§ **Problem requirements**
Retype the records below from their first line through the line containing "of grey, purple", and include nothing else.

Saved entries:
******

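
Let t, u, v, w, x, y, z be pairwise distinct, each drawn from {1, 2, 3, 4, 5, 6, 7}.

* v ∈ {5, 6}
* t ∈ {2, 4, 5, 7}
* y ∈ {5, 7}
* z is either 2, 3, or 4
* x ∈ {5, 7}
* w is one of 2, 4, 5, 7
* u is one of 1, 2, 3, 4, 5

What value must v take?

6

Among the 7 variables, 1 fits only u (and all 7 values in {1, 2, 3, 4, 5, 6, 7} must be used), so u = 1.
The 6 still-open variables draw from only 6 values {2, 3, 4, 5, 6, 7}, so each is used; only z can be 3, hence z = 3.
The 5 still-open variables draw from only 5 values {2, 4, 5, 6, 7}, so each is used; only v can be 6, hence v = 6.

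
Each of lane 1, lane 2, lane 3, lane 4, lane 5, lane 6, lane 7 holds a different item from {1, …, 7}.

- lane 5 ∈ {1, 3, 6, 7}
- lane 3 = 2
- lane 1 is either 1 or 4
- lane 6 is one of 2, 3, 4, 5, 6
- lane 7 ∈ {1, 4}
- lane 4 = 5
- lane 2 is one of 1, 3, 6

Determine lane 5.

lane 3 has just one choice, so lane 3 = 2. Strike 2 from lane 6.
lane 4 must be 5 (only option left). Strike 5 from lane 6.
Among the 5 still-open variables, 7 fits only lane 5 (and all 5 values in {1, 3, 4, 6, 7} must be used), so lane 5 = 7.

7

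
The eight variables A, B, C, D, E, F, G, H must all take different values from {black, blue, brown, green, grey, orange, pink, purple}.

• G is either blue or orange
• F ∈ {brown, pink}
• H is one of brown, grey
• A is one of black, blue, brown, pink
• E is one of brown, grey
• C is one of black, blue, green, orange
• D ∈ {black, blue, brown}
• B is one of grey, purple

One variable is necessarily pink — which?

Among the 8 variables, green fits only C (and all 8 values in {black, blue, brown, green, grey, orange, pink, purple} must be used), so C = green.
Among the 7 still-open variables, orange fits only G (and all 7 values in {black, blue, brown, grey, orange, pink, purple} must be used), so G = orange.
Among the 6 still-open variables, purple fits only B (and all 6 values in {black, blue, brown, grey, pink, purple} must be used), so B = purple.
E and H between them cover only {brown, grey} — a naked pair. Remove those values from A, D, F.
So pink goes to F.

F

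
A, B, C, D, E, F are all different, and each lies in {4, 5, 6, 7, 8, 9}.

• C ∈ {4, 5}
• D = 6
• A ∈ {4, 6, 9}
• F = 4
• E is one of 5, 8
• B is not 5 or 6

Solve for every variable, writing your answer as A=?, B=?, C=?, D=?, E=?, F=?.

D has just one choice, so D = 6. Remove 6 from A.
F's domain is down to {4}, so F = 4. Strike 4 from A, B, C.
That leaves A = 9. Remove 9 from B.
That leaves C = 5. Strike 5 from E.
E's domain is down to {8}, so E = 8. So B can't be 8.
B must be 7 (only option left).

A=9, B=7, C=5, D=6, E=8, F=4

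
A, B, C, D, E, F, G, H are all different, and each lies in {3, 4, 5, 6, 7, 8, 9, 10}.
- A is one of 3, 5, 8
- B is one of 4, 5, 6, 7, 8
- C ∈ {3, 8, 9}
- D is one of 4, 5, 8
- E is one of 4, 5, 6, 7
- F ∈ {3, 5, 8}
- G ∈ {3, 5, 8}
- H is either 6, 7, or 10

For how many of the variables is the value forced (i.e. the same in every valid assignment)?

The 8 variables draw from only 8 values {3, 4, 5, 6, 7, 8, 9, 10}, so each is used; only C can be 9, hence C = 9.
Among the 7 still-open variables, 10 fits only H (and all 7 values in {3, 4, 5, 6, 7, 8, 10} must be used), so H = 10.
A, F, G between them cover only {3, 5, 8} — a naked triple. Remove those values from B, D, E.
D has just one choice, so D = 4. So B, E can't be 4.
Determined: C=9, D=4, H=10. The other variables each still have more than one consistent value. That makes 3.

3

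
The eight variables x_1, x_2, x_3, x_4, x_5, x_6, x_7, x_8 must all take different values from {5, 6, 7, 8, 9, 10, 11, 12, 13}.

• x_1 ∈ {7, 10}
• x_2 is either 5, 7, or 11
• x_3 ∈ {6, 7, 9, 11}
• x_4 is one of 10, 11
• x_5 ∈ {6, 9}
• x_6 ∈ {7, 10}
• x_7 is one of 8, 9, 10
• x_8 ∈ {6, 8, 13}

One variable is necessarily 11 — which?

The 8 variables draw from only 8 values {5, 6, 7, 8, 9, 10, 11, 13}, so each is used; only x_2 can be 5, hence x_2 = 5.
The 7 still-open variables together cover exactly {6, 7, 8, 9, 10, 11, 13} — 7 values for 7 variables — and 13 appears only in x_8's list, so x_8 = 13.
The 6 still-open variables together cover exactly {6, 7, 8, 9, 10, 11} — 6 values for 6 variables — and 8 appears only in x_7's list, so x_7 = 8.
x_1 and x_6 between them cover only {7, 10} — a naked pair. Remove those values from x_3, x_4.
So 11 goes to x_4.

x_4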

******

§ **Task answer**
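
Let t, u, v, w, x, y, z be pairwise distinct, each drawn from {1, 2, 3, 4, 5, 6, 7}.

* v ∈ {5, 6}
* t ∈ {2, 4, 5, 7}
* y ∈ {5, 7}
* z is either 2, 3, or 4
* x ∈ {5, 7}
* w is one of 2, 4, 5, 7
* u is one of 1, 2, 3, 4, 5

What value must v take?

6

Among the 7 variables, 1 fits only u (and all 7 values in {1, 2, 3, 4, 5, 6, 7} must be used), so u = 1.
The 6 still-open variables draw from only 6 values {2, 3, 4, 5, 6, 7}, so each is used; only z can be 3, hence z = 3.
The 5 still-open variables draw from only 5 values {2, 4, 5, 6, 7}, so each is used; only v can be 6, hence v = 6.

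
Each of lane 1, lane 2, lane 3, lane 4, lane 5, lane 6, lane 7 holds a different item from {1, …, 7}.

- lane 5 ∈ {1, 3, 6, 7}
- lane 3 = 2
- lane 1 is either 1 or 4
- lane 6 is one of 2, 3, 4, 5, 6
- lane 7 ∈ {1, 4}
- lane 4 = 5
- lane 2 is one of 1, 3, 6

Determine lane 5.

lane 3 has just one choice, so lane 3 = 2. Strike 2 from lane 6.
lane 4 must be 5 (only option left). Strike 5 from lane 6.
Among the 5 still-open variables, 7 fits only lane 5 (and all 5 values in {1, 3, 4, 6, 7} must be used), so lane 5 = 7.

7

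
The eight variables A, B, C, D, E, F, G, H must all take different values from {black, blue, brown, green, grey, orange, pink, purple}.

• G is either blue or orange
• F ∈ {brown, pink}
• H is one of brown, grey
• A is one of black, blue, brown, pink
• E is one of brown, grey
• C is one of black, blue, green, orange
• D ∈ {black, blue, brown}
• B is one of grey, purple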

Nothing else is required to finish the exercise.